**WHAT YOU WILL DO:** Below are the records. How many of their lines contain "closest"? Give only the number.

*** RECORDS PROVIDED ***

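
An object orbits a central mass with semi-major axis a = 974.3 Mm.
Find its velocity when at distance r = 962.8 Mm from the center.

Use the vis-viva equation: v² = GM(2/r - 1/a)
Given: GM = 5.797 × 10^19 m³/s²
a = 974.3 Mm = 9.743 × 10^8 m
r = 962.8 Mm = 9.628 × 10^8 m
GM = 5.797 × 10^19 m³/s²
2/r − 1/a = 2.07727 × 10^-9 − 1.02638 × 10^-9 = 1.0509 × 10^-9 m⁻¹
v² = GM (2/r − 1/a) = 6.09205 × 10^10 m²/s²
v = 246821 m/s ≈ 246.8 km/s

Final answer: 246.8 km/s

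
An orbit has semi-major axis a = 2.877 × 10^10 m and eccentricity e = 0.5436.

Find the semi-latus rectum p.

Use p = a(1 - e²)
a = 2.877 × 10^10 m
e = 0.5436,  e² = 0.295501,  1 − e² = 0.704499
p = a(1 − e²) = 2.877 × 10^10 m × 0.704499 = 2.02684 × 10^10 m ≈ 2.027 × 10^10 m

Final answer: p = 2.027 × 10^10 m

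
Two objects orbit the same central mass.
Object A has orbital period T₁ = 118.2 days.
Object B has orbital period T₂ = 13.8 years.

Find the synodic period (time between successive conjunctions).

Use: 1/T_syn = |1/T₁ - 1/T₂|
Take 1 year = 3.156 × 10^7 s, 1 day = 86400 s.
T₁ = 118.2 days = 1.02125 × 10^7 s
T₂ = 13.8 years = 4.35528 × 10^8 s
1/T₁ = 9.79194 × 10^-8 s⁻¹
1/T₂ = 2.29606 × 10^-9 s⁻¹
|1/T₁ − 1/T₂| = 9.56233 × 10^-8 s⁻¹
T_syn = 1 / |1/T₁ − 1/T₂| = 1.04577 × 10^7 s ≈ 121 days

Final answer: T_syn = 121 days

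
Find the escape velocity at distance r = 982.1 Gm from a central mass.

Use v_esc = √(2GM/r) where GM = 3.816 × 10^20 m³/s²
r = 982.1 Gm = 9.821 × 10^11 m
GM = 3.816 × 10^20 m³/s²
2GM/r = 2 × (3.816 × 10^20) / (9.821 × 10^11) = 7.7711 × 10^8 m²/s²
v_esc = √(2GM/r) = 27876.7 m/s ≈ 27.88 km/s

Final answer: 27.88 km/s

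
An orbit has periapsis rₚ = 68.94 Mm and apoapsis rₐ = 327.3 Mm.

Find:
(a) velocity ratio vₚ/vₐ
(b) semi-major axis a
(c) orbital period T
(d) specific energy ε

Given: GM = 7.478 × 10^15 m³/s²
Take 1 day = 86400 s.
rₚ = 68.94 Mm = 6.894 × 10^7 m
rₐ = 327.3 Mm = 3.273 × 10^8 m
GM = 7.478 × 10^15 m³/s²
a = (rₚ + rₐ)/2 = 1.9812 × 10^8 m
e = (rₐ − rₚ)/(rₐ + rₚ) = (2.5836 × 10^8) / (3.9624 × 10^8) = 0.652029
(a) vₚ/vₐ = rₐ/rₚ (angular momentum) = (3.273 × 10^8) / (6.894 × 10^7) = 4.74761 ≈ 4.748
(b) a = 1.9812 × 10^8 m ≈ 198.1 Mm
(c) a³ = 7.77651 × 10^24 m³;  T = 2π √(a³/GM) = 2π × 32247.8 s = 202619 s ≈ 2.345 days
(d) 2a = 3.9624 × 10^8 m;  ε = −GM/(2a) = -1.88724 × 10^7 J/kg ≈ -18.87 MJ/kg

Final answer:
(a) velocity ratio vₚ/vₐ = 4.748
(b) semi-major axis a = 198.1 Mm
(c) orbital period T = 2.345 days
(d) specific energy ε = -18.87 MJ/kg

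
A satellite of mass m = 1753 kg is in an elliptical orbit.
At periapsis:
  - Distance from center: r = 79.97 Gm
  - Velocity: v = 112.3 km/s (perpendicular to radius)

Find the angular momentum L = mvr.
r = 79.97 Gm = 7.997 × 10^10 m
v = 112.3 km/s = 112300 m/s
vr = 112300 × 7.997 × 10^10 = 8.98063 × 10^15 m²/s
L = m × vr = 1753 × 8.98063 × 10^15 = 1.5743 × 10^19 kg·m²/s ≈ 1.574 × 10^19 kg·m²/s

Final answer: L = 1.574 × 10^19 kg·m²/s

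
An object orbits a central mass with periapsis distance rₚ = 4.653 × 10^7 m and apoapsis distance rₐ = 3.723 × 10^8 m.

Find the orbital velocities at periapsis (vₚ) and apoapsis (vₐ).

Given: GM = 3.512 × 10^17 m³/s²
rₚ = 4.653 × 10^7 m
rₐ = 3.723 × 10^8 m
GM = 3.512 × 10^17 m³/s²
a = (rₚ + rₐ)/2 = 2.09415 × 10^8 m
Vis-viva: v² = GM (2/r − 1/a)
vₚ² = 3.512 × 10^17 × (4.2983 × 10^-8 − 4.77521 × 10^-9) = 1.34186 × 10^10 m²/s²
vₚ = 115839 m/s ≈ 115.8 km/s
vₐ² = 3.512 × 10^17 × (5.37201 × 10^-9 − 4.77521 × 10^-9) = 2.09598 × 10^8 m²/s²
vₐ = 14477.5 m/s ≈ 14.48 km/s

Final answer: vₚ = 115.8 km/s, vₐ = 14.48 km/s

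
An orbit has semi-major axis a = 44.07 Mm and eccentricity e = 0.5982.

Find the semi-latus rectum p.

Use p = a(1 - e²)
a = 44.07 Mm = 4.407 × 10^7 m
e = 0.5982,  e² = 0.357843,  1 − e² = 0.642157
p = a(1 − e²) = 4.407 × 10^7 m × 0.642157 = 2.82998 × 10^7 m ≈ 28.3 Mm

Final answer: p = 28.3 Mm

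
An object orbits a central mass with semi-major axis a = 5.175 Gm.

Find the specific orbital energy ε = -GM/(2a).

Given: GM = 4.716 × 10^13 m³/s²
a = 5.175 Gm = 5.175 × 10^9 m
GM = 4.716 × 10^13 m³/s²
2a = 1.035 × 10^10 m
ε = −GM/(2a) = -4556.52 J/kg ≈ -4.557 kJ/kg

Final answer: -4.557 kJ/kg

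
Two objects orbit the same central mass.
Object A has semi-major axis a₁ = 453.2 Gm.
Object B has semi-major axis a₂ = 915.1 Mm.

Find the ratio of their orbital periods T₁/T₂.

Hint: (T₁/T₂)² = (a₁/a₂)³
a₁ = 453.2 Gm = 4.532 × 10^11 m
a₂ = 915.1 Mm = 9.151 × 10^8 m
a₁/a₂ = 495.246
T₁/T₂ = (a₁/a₂)^(3/2) = (495.246)^1.5 = 11021.3

Final answer: T₁/T₂ = 1.102 × 10^4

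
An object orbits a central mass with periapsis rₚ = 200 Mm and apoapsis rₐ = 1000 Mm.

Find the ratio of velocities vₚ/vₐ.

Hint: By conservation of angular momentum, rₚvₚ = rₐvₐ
rₚ = 200 Mm = 2 × 10^8 m
rₐ = 1000 Mm = 1 × 10^9 m
rₚvₚ = rₐvₐ  ⇒  vₚ/vₐ = rₐ/rₚ
vₚ/vₐ = (1 × 10^9) / (2 × 10^8) = 5

Final answer: vₚ/vₐ = 5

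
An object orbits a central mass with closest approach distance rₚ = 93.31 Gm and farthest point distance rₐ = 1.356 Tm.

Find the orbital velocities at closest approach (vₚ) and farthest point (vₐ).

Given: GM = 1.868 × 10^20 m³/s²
rₚ = 93.31 Gm = 9.331 × 10^10 m
rₐ = 1.356 Tm = 1.356 × 10^12 m
GM = 1.868 × 10^20 m³/s²
a = (rₚ + rₐ)/2 = 7.24655 × 10^11 m
Vis-viva: v² = GM (2/r − 1/a)
vₚ² = 1.868 × 10^20 × (2.14339 × 10^-11 − 1.37997 × 10^-12) = 3.74608 × 10^9 m²/s²
vₚ = 61205.2 m/s ≈ 61.21 km/s
vₐ² = 1.868 × 10^20 × (1.47493 × 10^-12 − 1.37997 × 10^-12) = 1.77384 × 10^7 m²/s²
vₐ = 4211.7 m/s ≈ 4.212 km/s

Final answer: vₚ = 61.21 km/s, vₐ = 4.212 km/s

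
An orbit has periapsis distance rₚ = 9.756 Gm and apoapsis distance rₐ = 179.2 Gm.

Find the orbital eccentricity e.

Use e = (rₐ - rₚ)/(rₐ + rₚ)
rₚ = 9.756 Gm = 9.756 × 10^9 m
rₐ = 179.2 Gm = 1.792 × 10^11 m
rₐ − rₚ = 1.69444 × 10^11 m
rₐ + rₚ = 1.88956 × 10^11 m
e = (rₐ − rₚ)/(rₐ + rₚ) = 0.896738

Final answer: e = 0.8967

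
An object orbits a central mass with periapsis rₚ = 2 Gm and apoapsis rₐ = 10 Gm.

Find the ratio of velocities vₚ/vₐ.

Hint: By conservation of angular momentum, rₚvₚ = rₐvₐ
rₚ = 2 Gm = 2 × 10^9 m
rₐ = 10 Gm = 1 × 10^10 m
rₚvₚ = rₐvₐ  ⇒  vₚ/vₐ = rₐ/rₚ
vₚ/vₐ = (1 × 10^10) / (2 × 10^9) = 5

Final answer: vₚ/vₐ = 5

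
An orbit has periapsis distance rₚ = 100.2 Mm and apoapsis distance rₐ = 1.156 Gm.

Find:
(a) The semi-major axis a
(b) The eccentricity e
rₚ = 100.2 Mm = 1.002 × 10^8 m
rₐ = 1.156 Gm = 1.156 × 10^9 m
(a) a = (rₚ + rₐ)/2 = 6.281 × 10^8 m ≈ 628.1 Mm
(b) e = (rₐ − rₚ)/(rₐ + rₚ) = (1.0558 × 10^9) / (1.2562 × 10^9) = 0.840471

Final answer:
(a) a = 628.1 Mm
(b) e = 0.8405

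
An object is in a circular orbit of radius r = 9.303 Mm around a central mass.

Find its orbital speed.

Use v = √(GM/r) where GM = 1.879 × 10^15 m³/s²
r = 9.303 Mm = 9.303 × 10^6 m
GM = 1.879 × 10^15 m³/s²
GM/r = (1.879 × 10^15) / (9.303 × 10^6) = 2.01978 × 10^8 m²/s²
v = √(GM/r) = 14211.9 m/s ≈ 14.21 km/s

Final answer: 14.21 km/s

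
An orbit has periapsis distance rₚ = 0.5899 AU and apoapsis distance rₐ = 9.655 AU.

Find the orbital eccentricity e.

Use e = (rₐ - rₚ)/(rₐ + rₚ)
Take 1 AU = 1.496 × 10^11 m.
rₚ = 0.5899 AU = 8.8249 × 10^10 m
rₐ = 9.655 AU = 1.44439 × 10^12 m
rₐ − rₚ = 1.35614 × 10^12 m
rₐ + rₚ = 1.53264 × 10^12 m
e = (rₐ − rₚ)/(rₐ + rₚ) = 0.88484

Final answer: e = 0.8848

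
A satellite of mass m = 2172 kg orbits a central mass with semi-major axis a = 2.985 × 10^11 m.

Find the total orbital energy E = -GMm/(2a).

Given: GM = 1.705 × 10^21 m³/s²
a = 2.985 × 10^11 m
GM = 1.705 × 10^21 m³/s²
2a = 5.97 × 10^11 m
GMm = 1.705 × 10^21 × 2172 = 3.70326 × 10^24 m³·kg/s²
E = −GMm/(2a) = -6.20312 × 10^12 J ≈ -6.203 TJ

Final answer: -6.203 TJ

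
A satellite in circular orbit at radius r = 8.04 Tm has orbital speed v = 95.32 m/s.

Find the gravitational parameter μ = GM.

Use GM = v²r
r = 8.04 Tm = 8.04 × 10^12 m
v = 95.32 m/s
v² = 9085.9 m²/s²
GM = v²r = 9085.9 × 8.04 × 10^12 = 7.30507 × 10^16 m³/s²
GM ≈ 7.305 × 10^16 m³/s²

Final answer: GM = 7.305 × 10^16 m³/s²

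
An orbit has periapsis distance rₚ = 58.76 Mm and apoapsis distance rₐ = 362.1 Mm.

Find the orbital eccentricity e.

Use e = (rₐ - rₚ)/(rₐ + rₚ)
rₚ = 58.76 Mm = 5.876 × 10^7 m
rₐ = 362.1 Mm = 3.621 × 10^8 m
rₐ − rₚ = 3.0334 × 10^8 m
rₐ + rₚ = 4.2086 × 10^8 m
e = (rₐ − rₚ)/(rₐ + rₚ) = 0.720762

Final answer: e = 0.7208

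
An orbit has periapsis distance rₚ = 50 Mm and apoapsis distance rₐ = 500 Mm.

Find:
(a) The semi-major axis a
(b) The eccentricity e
rₚ = 50 Mm = 5 × 10^7 m
rₐ = 500 Mm = 5 × 10^8 m
(a) a = (rₚ + rₐ)/2 = 2.75 × 10^8 m ≈ 275 Mm
(b) e = (rₐ − rₚ)/(rₐ + rₚ) = (4.5 × 10^8) / (5.5 × 10^8) = 0.818182

Final answer:
(a) a = 275 Mm
(b) e = 0.8182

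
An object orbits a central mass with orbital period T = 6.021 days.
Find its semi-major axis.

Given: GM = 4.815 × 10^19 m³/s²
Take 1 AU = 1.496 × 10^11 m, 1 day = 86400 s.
T = 6.021 days = 520214 s
GM = 4.815 × 10^19 m³/s²
Kepler's third law: a³ = GM T² / (4π²)
T² = 2.70623 × 10^11 s²
a³ = (4.815 × 10^19) × (2.70623 × 10^11) / (4π²) = 3.30066 × 10^29 m³
a = (a³)^(1/3) = 6.91089 × 10^9 m ≈ 0.0462 AU

Final answer: 0.0462 AU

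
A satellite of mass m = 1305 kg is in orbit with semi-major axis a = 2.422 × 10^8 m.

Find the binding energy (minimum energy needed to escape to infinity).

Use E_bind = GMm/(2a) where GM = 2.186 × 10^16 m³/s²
a = 2.422 × 10^8 m
GM = 2.186 × 10^16 m³/s²
m = 1305 kg
GMm = 2.186 × 10^16 × 1305 = 2.85273 × 10^19 m³·kg/s²
2a = 4.844 × 10^8 m
E_bind = GMm/(2a) = 5.8892 × 10^10 J ≈ 58.89 GJ

Final answer: 58.89 GJ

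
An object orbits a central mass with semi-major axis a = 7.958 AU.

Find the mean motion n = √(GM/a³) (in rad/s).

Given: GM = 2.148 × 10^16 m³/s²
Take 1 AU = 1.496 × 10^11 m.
a = 7.958 AU = 1.19052 × 10^12 m
GM = 2.148 × 10^16 m³/s²
a³ = 1.68736 × 10^36 m³
GM/a³ = (2.148 × 10^16) / (1.68736 × 10^36) = 1.273 × 10^-20 s⁻²
n = √(GM/a³) = 1.12827 × 10^-10 rad/s ≈ 1.128 × 10^-10 rad/s

Final answer: n = 1.128 × 10^-10 rad/s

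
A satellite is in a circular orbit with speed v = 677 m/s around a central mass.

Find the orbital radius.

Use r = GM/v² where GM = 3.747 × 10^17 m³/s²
v = 677 m/s
GM = 3.747 × 10^17 m³/s²
v² = 458329 m²/s²
r = GM/v² = (3.747 × 10^17) / 458329 = 8.17535 × 10^11 m ≈ 8.175 × 10^11 m

Final answer: 8.175 × 10^11 m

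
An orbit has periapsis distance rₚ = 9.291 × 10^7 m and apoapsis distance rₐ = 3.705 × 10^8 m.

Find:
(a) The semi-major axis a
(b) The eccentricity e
rₚ = 9.291 × 10^7 m
rₐ = 3.705 × 10^8 m
(a) a = (rₚ + rₐ)/2 = 2.31705 × 10^8 m ≈ 2.317 × 10^8 m
(b) e = (rₐ − rₚ)/(rₐ + rₚ) = (2.7759 × 10^8) / (4.6341 × 10^8) = 0.599016

Final answer:
(a) a = 2.317 × 10^8 m
(b) e = 0.599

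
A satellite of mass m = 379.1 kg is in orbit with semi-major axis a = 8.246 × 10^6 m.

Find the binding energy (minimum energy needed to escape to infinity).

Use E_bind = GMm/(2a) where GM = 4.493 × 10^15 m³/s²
a = 8.246 × 10^6 m
GM = 4.493 × 10^15 m³/s²
m = 379.1 kg
GMm = 4.493 × 10^15 × 379.1 = 1.7033 × 10^18 m³·kg/s²
2a = 1.6492 × 10^7 m
E_bind = GMm/(2a) = 1.0328 × 10^11 J ≈ 103.3 GJ

Final answer: 103.3 GJ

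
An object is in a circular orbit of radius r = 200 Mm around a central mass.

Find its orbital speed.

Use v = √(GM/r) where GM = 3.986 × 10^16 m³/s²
r = 200 Mm = 2 × 10^8 m
GM = 3.986 × 10^16 m³/s²
GM/r = (3.986 × 10^16) / (2 × 10^8) = 1.993 × 10^8 m²/s²
v = √(GM/r) = 14117.4 m/s ≈ 14.12 km/s

Final answer: 14.12 km/s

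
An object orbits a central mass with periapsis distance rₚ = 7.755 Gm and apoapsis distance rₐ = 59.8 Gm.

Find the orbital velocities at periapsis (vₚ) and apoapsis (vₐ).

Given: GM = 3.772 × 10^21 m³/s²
rₚ = 7.755 Gm = 7.755 × 10^9 m
rₐ = 59.8 Gm = 5.98 × 10^10 m
GM = 3.772 × 10^21 m³/s²
a = (rₚ + rₐ)/2 = 3.37775 × 10^10 m
Vis-viva: v² = GM (2/r − 1/a)
vₚ² = 3.772 × 10^21 × (2.57898 × 10^-10 − 2.96055 × 10^-11) = 8.6112 × 10^11 m²/s²
vₚ = 927965 m/s ≈ 928 km/s
vₐ² = 3.772 × 10^21 × (3.34448 × 10^-11 − 2.96055 × 10^-11) = 1.44819 × 10^10 m²/s²
vₐ = 120341 m/s ≈ 120.3 km/s

Final answer: vₚ = 928 km/s, vₐ = 120.3 km/s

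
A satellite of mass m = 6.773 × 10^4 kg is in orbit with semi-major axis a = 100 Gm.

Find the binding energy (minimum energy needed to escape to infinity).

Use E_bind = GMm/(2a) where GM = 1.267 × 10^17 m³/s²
a = 100 Gm = 1 × 10^11 m
GM = 1.267 × 10^17 m³/s²
m = 6.773 × 10^4 kg
GMm = 1.267 × 10^17 × 67730 = 8.58139 × 10^21 m³·kg/s²
2a = 2 × 10^11 m
E_bind = GMm/(2a) = 4.2907 × 10^10 J ≈ 42.91 GJ

Final answer: 42.91 GJ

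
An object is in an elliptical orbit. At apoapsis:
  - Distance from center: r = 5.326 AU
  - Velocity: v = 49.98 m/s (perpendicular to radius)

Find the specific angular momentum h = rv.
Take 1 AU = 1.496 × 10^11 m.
r = 5.326 AU = 7.9677 × 10^11 m
v = 49.98 m/s
h = rv = 7.9677 × 10^11 × 49.98 = 3.98225 × 10^13 m²/s ≈ 3.982 × 10^13 m²/s

Final answer: h = 3.982 × 10^13 m²/s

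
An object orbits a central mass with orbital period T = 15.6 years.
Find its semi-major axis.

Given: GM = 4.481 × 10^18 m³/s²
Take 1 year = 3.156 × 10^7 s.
T = 15.6 years = 4.92336 × 10^8 s
GM = 4.481 × 10^18 m³/s²
Kepler's third law: a³ = GM T² / (4π²)
T² = 2.42395 × 10^17 s²
a³ = (4.481 × 10^18) × (2.42395 × 10^17) / (4π²) = 2.7513 × 10^34 m³
a = (a³)^(1/3) = 3.01888 × 10^11 m ≈ 301.9 Gm

Final answer: 301.9 Gm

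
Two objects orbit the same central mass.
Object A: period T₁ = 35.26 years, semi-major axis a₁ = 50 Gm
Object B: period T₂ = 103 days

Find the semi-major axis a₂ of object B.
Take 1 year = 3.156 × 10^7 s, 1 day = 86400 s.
T₁ = 35.26 years = 1.11281 × 10^9 s
T₂ = 103 days = 8.8992 × 10^6 s
a₁ = 50 Gm = 5 × 10^10 m
Kepler's third law: (T₂/T₁)² = (a₂/a₁)³  ⇒  a₂ = a₁ (T₂/T₁)^(2/3)
T₂/T₁ = 0.00799708
(T₂/T₁)^(2/3) = 0.0399903
a₂ = 5 × 10^10 m × 0.0399903 = 1.99951 × 10^9 m ≈ 2 Gm

Final answer: a₂ = 2 Gm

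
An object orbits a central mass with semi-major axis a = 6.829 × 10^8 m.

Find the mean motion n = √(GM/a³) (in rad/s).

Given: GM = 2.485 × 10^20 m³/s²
a = 6.829 × 10^8 m
GM = 2.485 × 10^20 m³/s²
a³ = 3.18472 × 10^26 m³
GM/a³ = (2.485 × 10^20) / (3.18472 × 10^26) = 7.80288 × 10^-7 s⁻²
n = √(GM/a³) = 0.000883339 rad/s ≈ 0.0008833 rad/s

Final answer: n = 0.0008833 rad/s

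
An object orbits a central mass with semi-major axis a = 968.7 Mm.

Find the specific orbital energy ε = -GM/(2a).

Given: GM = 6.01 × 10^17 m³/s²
a = 968.7 Mm = 9.687 × 10^8 m
GM = 6.01 × 10^17 m³/s²
2a = 1.9374 × 10^9 m
ε = −GM/(2a) = -3.1021 × 10^8 J/kg ≈ -310.2 MJ/kg

Final answer: -310.2 MJ/kg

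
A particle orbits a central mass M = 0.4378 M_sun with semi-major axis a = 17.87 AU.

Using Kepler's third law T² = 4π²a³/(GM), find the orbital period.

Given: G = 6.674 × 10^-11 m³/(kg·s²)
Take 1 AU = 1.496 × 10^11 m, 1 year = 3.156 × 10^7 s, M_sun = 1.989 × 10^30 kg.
M = 0.4378 M_sun = 8.70784 × 10^29 kg
GM = G × M = 6.674 × 10^-11 × 8.70784 × 10^29 = 5.81161 × 10^19 m³/s²
a = 17.87 AU = 2.67335 × 10^12 m
a³ = 1.91059 × 10^37 m³
T = 2π √(a³/GM) = 2π √((1.91059 × 10^37) / (5.81161 × 10^19)) = 2π × 5.73371 × 10^8 s
T = 3.6026 × 10^9 s ≈ 114.2 years

Final answer: 114.2 years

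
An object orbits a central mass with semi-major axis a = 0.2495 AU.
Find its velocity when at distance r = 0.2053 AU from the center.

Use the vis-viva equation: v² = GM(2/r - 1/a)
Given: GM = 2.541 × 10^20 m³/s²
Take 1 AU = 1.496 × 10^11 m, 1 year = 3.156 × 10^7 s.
a = 0.2495 AU = 3.73252 × 10^10 m
r = 0.2053 AU = 3.07129 × 10^10 m
GM = 2.541 × 10^20 m³/s²
2/r − 1/a = 6.51193 × 10^-11 − 2.67916 × 10^-11 = 3.83277 × 10^-11 m⁻¹
v² = GM (2/r − 1/a) = 9.73907 × 10^9 m²/s²
v = 98686.7 m/s ≈ 20.82 AU/year

Final answer: 20.82 AU/year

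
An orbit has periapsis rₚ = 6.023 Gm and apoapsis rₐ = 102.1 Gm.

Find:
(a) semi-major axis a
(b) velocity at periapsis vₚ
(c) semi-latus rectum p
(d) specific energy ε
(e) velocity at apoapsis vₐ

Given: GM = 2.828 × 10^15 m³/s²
rₚ = 6.023 Gm = 6.023 × 10^9 m
rₐ = 102.1 Gm = 1.021 × 10^11 m
GM = 2.828 × 10^15 m³/s²
a = (rₚ + rₐ)/2 = 5.40615 × 10^10 m
e = (rₐ − rₚ)/(rₐ + rₚ) = (9.6077 × 10^10) / (1.08123 × 10^11) = 0.88859
(a) a = 5.40615 × 10^10 m ≈ 54.06 Gm
(b) vₚ² = GM (2/rₚ − 1/a) = 2.828 × 10^15 × (3.3206 × 10^-10 − 1.84975 × 10^-11) = 886756 m²/s²;  vₚ = 941.677 m/s ≈ 941.7 m/s
(c) 1 − e² = 0.210408;  p = a(1 − e²) = 5.40615 × 10^10 × 0.210408 = 1.1375 × 10^10 m ≈ 11.37 Gm
(d) 2a = 1.08123 × 10^11 m;  ε = −GM/(2a) = -26155.4 J/kg ≈ -26.16 kJ/kg
(e) vₐ² = GM (2/rₐ − 1/a) = 2.828 × 10^15 × (1.95886 × 10^-11 − 1.84975 × 10^-11) = 3085.88 m²/s²;  vₐ = 55.5507 m/s ≈ 55.55 m/s

Final answer:
(a) semi-major axis a = 54.06 Gm
(b) velocity at periapsis vₚ = 941.7 m/s
(c) semi-latus rectum p = 11.37 Gm
(d) specific energy ε = -26.16 kJ/kg
(e) velocity at apoapsis vₐ = 55.55 m/s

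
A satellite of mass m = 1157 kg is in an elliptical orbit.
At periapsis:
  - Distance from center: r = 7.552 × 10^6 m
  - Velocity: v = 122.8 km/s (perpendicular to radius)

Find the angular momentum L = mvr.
r = 7.552 × 10^6 m
v = 122.8 km/s = 122800 m/s
vr = 122800 × 7.552 × 10^6 = 9.27386 × 10^11 m²/s
L = m × vr = 1157 × 9.27386 × 10^11 = 1.07299 × 10^15 kg·m²/s ≈ 1.073 × 10^15 kg·m²/s

Final answer: L = 1.073 × 10^15 kg·m²/s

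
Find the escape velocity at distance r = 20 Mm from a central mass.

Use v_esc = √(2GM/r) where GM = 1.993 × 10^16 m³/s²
r = 20 Mm = 2 × 10^7 m
GM = 1.993 × 10^16 m³/s²
2GM/r = 2 × (1.993 × 10^16) / (2 × 10^7) = 1.993 × 10^9 m²/s²
v_esc = √(2GM/r) = 44643 m/s ≈ 44.64 km/s

Final answer: 44.64 km/s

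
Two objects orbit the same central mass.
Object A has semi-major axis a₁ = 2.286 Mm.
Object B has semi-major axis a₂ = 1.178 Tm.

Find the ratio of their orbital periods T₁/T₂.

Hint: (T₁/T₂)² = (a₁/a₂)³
a₁ = 2.286 Mm = 2.286 × 10^6 m
a₂ = 1.178 Tm = 1.178 × 10^12 m
a₁/a₂ = 1.94058 × 10^-6
T₁/T₂ = (a₁/a₂)^(3/2) = (1.94058 × 10^-6)^1.5 = 2.70331 × 10^-9

Final answer: T₁/T₂ = 2.703 × 10^-9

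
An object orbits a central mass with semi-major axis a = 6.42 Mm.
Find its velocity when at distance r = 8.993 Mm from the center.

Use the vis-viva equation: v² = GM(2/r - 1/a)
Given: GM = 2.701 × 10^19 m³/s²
a = 6.42 Mm = 6.42 × 10^6 m
r = 8.993 Mm = 8.993 × 10^6 m
GM = 2.701 × 10^19 m³/s²
2/r − 1/a = 2.22395 × 10^-7 − 1.55763 × 10^-7 = 6.6632 × 10^-8 m⁻¹
v² = GM (2/r − 1/a) = 1.79973 × 10^12 m²/s²
v = 1.34154 × 10^6 m/s ≈ 1342 km/s

Final answer: 1342 km/s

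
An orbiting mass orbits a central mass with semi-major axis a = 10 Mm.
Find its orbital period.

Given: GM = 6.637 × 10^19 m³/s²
a = 10 Mm = 1 × 10^7 m
GM = 6.637 × 10^19 m³/s²
a³ = 1 × 10^21 m³
T = 2π √(a³/GM) = 2π √((1 × 10^21) / (6.637 × 10^19)) = 2π × 3.88163 s
T = 24.389 s ≈ 24.39 seconds

Final answer: 24.39 seconds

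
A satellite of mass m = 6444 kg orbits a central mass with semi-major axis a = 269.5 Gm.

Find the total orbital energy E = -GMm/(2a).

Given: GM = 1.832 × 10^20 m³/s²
a = 269.5 Gm = 2.695 × 10^11 m
GM = 1.832 × 10^20 m³/s²
2a = 5.39 × 10^11 m
GMm = 1.832 × 10^20 × 6444 = 1.18054 × 10^24 m³·kg/s²
E = −GMm/(2a) = -2.19024 × 10^12 J ≈ -2.19 TJ

Final answer: -2.19 TJ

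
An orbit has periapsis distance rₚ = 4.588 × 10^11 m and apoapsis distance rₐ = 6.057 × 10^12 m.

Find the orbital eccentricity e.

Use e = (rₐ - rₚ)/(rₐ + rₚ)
rₚ = 4.588 × 10^11 m
rₐ = 6.057 × 10^12 m
rₐ − rₚ = 5.5982 × 10^12 m
rₐ + rₚ = 6.5158 × 10^12 m
e = (rₐ − rₚ)/(rₐ + rₚ) = 0.859173

Final answer: e = 0.8592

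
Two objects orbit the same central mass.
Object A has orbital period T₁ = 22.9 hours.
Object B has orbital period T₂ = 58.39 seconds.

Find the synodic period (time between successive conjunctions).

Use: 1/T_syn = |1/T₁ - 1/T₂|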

*** End of RECORDS PROVIDED ***

**OUTPUT OF THE EXERCISE:** 2